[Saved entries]
= = = = =
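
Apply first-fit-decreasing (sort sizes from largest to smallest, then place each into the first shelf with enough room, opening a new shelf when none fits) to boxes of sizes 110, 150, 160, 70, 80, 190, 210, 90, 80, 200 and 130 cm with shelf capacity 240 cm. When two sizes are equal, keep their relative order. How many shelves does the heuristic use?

Sorted descending: 210, 200, 190, 160, 150, 130, 110, 90, 80, 80, 70.
  210 → shelf 1 (new)  [load 210/240]
  200 → shelf 2 (new)  [load 200/240]
  190 → shelf 3 (new)  [load 190/240]
  160 → shelf 4 (new)  [load 160/240]
  150 → shelf 5 (new)  [load 150/240]
  130 → shelf 6 (new)  [load 130/240]
  110 → shelf 6  [load 240/240]
  90 → shelf 5  [load 240/240]
  80 → shelf 4  [load 240/240]
  80 → shelf 7 (new)  [load 80/240]
  70 → shelf 7  [load 150/240]
7 shelves opened.

7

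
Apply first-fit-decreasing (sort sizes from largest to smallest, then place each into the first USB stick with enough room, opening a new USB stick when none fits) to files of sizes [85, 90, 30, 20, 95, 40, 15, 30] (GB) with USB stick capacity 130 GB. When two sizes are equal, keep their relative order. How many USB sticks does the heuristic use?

Sorted descending: 95, 90, 85, 40, 30, 30, 20, 15.
  95 → USB stick 1 (new)  [load 95/130]
  90 → USB stick 2 (new)  [load 90/130]
  85 → USB stick 3 (new)  [load 85/130]
  40 → USB stick 2  [load 130/130]
  30 → USB stick 1  [load 125/130]
  30 → USB stick 3  [load 115/130]
  20 → USB stick 4 (new)  [load 20/130]
  15 → USB stick 3  [load 130/130]
4 USB sticks opened.

4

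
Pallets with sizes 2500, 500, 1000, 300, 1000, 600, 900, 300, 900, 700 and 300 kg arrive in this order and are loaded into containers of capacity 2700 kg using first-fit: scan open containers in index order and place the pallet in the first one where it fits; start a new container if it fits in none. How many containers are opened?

4

  2500 → container 1 (new)  [load 2500/2700]
  500 → container 2 (new)  [load 500/2700]
  1000 → container 2  [load 1500/2700]
  300 → container 2  [load 1800/2700]
  1000 → container 3 (new)  [load 1000/2700]
  600 → container 2  [load 2400/2700]
  900 → container 3  [load 1900/2700]
  300 → container 2  [load 2700/2700]
  900 → container 4 (new)  [load 900/2700]
  700 → container 3  [load 2600/2700]
  300 → container 4  [load 1200/2700]
4 containers opened.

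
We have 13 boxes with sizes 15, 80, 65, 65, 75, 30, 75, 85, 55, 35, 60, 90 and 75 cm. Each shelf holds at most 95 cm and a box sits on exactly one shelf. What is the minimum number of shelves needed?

Total = 90 + 85 + 80 + 75 + 75 + 75 + 65 + 65 + 60 + 55 + 35 + 30 + 15 = 805 cm.
Lower bound: ⌈805/95⌉ = 9 shelves.
Also, 10 boxes each exceed 95/2 cm, and no two of those can share a shelf, so at least 10 shelves are needed.
A packing using 10 shelves:
  shelf 1: 90 = 90
  shelf 2: 85 = 85
  shelf 3: 80 + 15 = 95
  shelf 4: 75 = 75
  shelf 5: 75 = 75
  shelf 6: 75 = 75
  shelf 7: 65 + 30 = 95
  shelf 8: 65 = 65
  shelf 9: 60 + 35 = 95
  shelf 10: 55 = 55
This matches the lower bound, so 10 is optimal.

10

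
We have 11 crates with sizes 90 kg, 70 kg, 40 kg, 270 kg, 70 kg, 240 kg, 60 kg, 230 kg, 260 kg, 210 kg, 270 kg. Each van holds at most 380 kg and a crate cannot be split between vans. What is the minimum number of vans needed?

6

Total = 270 + 270 + 260 + 240 + 230 + 210 + 90 + 70 + 70 + 60 + 40 = 1810 kg.
Lower bound: ⌈1810/380⌉ = 5 vans.
Also, 6 crates each exceed 190 kg, and no two of those can share a van, so at least 6 vans are needed.
A packing using 6 vans:
  van 1: 270 + 90 = 360
  van 2: 270 + 70 + 40 = 380
  van 3: 260 + 70 = 330
  van 4: 240 + 60 = 300
  van 5: 230 = 230
  van 6: 210 = 210
This matches the lower bound, so 6 is optimal.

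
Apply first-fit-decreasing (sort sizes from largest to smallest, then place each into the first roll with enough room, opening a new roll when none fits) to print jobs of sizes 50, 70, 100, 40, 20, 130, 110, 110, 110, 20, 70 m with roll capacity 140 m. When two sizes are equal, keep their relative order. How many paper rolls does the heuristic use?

Sorted descending: 130, 110, 110, 110, 100, 70, 70, 50, 40, 20, 20.
  130 → roll 1 (new)  [load 130/140]
  110 → roll 2 (new)  [load 110/140]
  110 → roll 3 (new)  [load 110/140]
  110 → roll 4 (new)  [load 110/140]
  100 → roll 5 (new)  [load 100/140]
  70 → roll 6 (new)  [load 70/140]
  70 → roll 6  [load 140/140]
  50 → roll 7 (new)  [load 50/140]
  40 → roll 5  [load 140/140]
  20 → roll 2  [load 130/140]
  20 → roll 3  [load 130/140]
7 paper rolls opened.

7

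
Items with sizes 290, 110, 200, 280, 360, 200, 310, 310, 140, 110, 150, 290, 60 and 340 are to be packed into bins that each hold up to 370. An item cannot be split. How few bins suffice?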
= = = = =
[REQUIREMENT]
The records above should be restated word for word in their entirety.

[EXPECTED ANSWER]
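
Apply first-fit-decreasing (sort sizes from largest to smallest, then place each into the first shelf with enough room, opening a new shelf when none fits) to boxes of sizes 110, 150, 160, 70, 80, 190, 210, 90, 80, 200 and 130 cm with shelf capacity 240 cm. When two sizes are equal, keep their relative order. How many shelves does the heuristic use?

Sorted descending: 210, 200, 190, 160, 150, 130, 110, 90, 80, 80, 70.
  210 → shelf 1 (new)  [load 210/240]
  200 → shelf 2 (new)  [load 200/240]
  190 → shelf 3 (new)  [load 190/240]
  160 → shelf 4 (new)  [load 160/240]
  150 → shelf 5 (new)  [load 150/240]
  130 → shelf 6 (new)  [load 130/240]
  110 → shelf 6  [load 240/240]
  90 → shelf 5  [load 240/240]
  80 → shelf 4  [load 240/240]
  80 → shelf 7 (new)  [load 80/240]
  70 → shelf 7  [load 150/240]
7 shelves opened.

7

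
Apply first-fit-decreasing (sort sizes from largest to smallest, then place each into the first USB stick with enough room, opening a new USB stick when none fits) to files of sizes [85, 90, 30, 20, 95, 40, 15, 30] (GB) with USB stick capacity 130 GB. When two sizes are equal, keep their relative order. How many USB sticks does the heuristic use?

Sorted descending: 95, 90, 85, 40, 30, 30, 20, 15.
  95 → USB stick 1 (new)  [load 95/130]
  90 → USB stick 2 (new)  [load 90/130]
  85 → USB stick 3 (new)  [load 85/130]
  40 → USB stick 2  [load 130/130]
  30 → USB stick 1  [load 125/130]
  30 → USB stick 3  [load 115/130]
  20 → USB stick 4 (new)  [load 20/130]
  15 → USB stick 3  [load 130/130]
4 USB sticks opened.

4

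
Pallets with sizes 2500, 500, 1000, 300, 1000, 600, 900, 300, 900, 700 and 300 kg arrive in this order and are loaded into containers of capacity 2700 kg using first-fit: scan open containers in index order and place the pallet in the first one where it fits; start a new container if it fits in none. How many containers are opened?

4

  2500 → container 1 (new)  [load 2500/2700]
  500 → container 2 (new)  [load 500/2700]
  1000 → container 2  [load 1500/2700]
  300 → container 2  [load 1800/2700]
  1000 → container 3 (new)  [load 1000/2700]
  600 → container 2  [load 2400/2700]
  900 → container 3  [load 1900/2700]
  300 → container 2  [load 2700/2700]
  900 → container 4 (new)  [load 900/2700]
  700 → container 3  [load 2600/2700]
  300 → container 4  [load 1200/2700]
4 containers opened.

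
We have 13 boxes with sizes 15, 80, 65, 65, 75, 30, 75, 85, 55, 35, 60, 90 and 75 cm. Each shelf holds at most 95 cm and a box sits on exactly one shelf. What is the minimum number of shelves needed?

Total = 90 + 85 + 80 + 75 + 75 + 75 + 65 + 65 + 60 + 55 + 35 + 30 + 15 = 805 cm.
Lower bound: ⌈805/95⌉ = 9 shelves.
Also, 10 boxes each exceed 95/2 cm, and no two of those can share a shelf, so at least 10 shelves are needed.
A packing using 10 shelves:
  shelf 1: 90 = 90
  shelf 2: 85 = 85
  shelf 3: 80 + 15 = 95
  shelf 4: 75 = 75
  shelf 5: 75 = 75
  shelf 6: 75 = 75
  shelf 7: 65 + 30 = 95
  shelf 8: 65 = 65
  shelf 9: 60 + 35 = 95
  shelf 10: 55 = 55
This matches the lower bound, so 10 is optimal.

10

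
We have 11 crates with sizes 90 kg, 70 kg, 40 kg, 270 kg, 70 kg, 240 kg, 60 kg, 230 kg, 260 kg, 210 kg, 270 kg. Each van holds at most 380 kg and a crate cannot be split between vans. What is the minimum number of vans needed?

6

Total = 270 + 270 + 260 + 240 + 230 + 210 + 90 + 70 + 70 + 60 + 40 = 1810 kg.
Lower bound: ⌈1810/380⌉ = 5 vans.
Also, 6 crates each exceed 190 kg, and no two of those can share a van, so at least 6 vans are needed.
A packing using 6 vans:
  van 1: 270 + 90 = 360
  van 2: 270 + 70 + 40 = 380
  van 3: 260 + 70 = 330
  van 4: 240 + 60 = 300
  van 5: 230 = 230
  van 6: 210 = 210
This matches the lower bound, so 6 is optimal.

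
Apply first-fit-decreasing (sort sizes from largest to smallest, then place each into the first roll with enough room, opening a new roll when none fits) to print jobs of sizes 50, 70, 100, 40, 20, 130, 110, 110, 110, 20, 70 m with roll capacity 140 m. When two sizes are equal, keep their relative order. How many paper rolls does the heuristic use?

Sorted descending: 130, 110, 110, 110, 100, 70, 70, 50, 40, 20, 20.
  130 → roll 1 (new)  [load 130/140]
  110 → roll 2 (new)  [load 110/140]
  110 → roll 3 (new)  [load 110/140]
  110 → roll 4 (new)  [load 110/140]
  100 → roll 5 (new)  [load 100/140]
  70 → roll 6 (new)  [load 70/140]
  70 → roll 6  [load 140/140]
  50 → roll 7 (new)  [load 50/140]
  40 → roll 5  [load 140/140]
  20 → roll 2  [load 130/140]
  20 → roll 3  [load 130/140]
7 paper rolls opened.

7

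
Items with sizes 290, 110, 200, 280, 360, 200, 310, 310, 140, 110, 150, 290, 60 and 340 are to be packed into bins that each hold up to 370. An item cannot be split. How few bins suffice?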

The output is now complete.